*INSTRUCTIONS TO FOLLOW*. Across the entries below, determine how many lines include the word "date". State only the resulting number.

*RECORDS*.
──────────────────────────────

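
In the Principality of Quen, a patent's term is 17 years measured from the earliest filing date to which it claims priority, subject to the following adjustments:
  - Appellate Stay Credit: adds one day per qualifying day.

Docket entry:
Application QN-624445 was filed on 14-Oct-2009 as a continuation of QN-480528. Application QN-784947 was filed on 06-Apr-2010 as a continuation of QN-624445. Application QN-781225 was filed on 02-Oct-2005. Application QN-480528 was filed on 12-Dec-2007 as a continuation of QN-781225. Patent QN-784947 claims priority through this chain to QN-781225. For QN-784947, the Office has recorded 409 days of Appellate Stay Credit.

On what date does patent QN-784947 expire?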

──────────────────────────────

*FINISHED TASK*. 2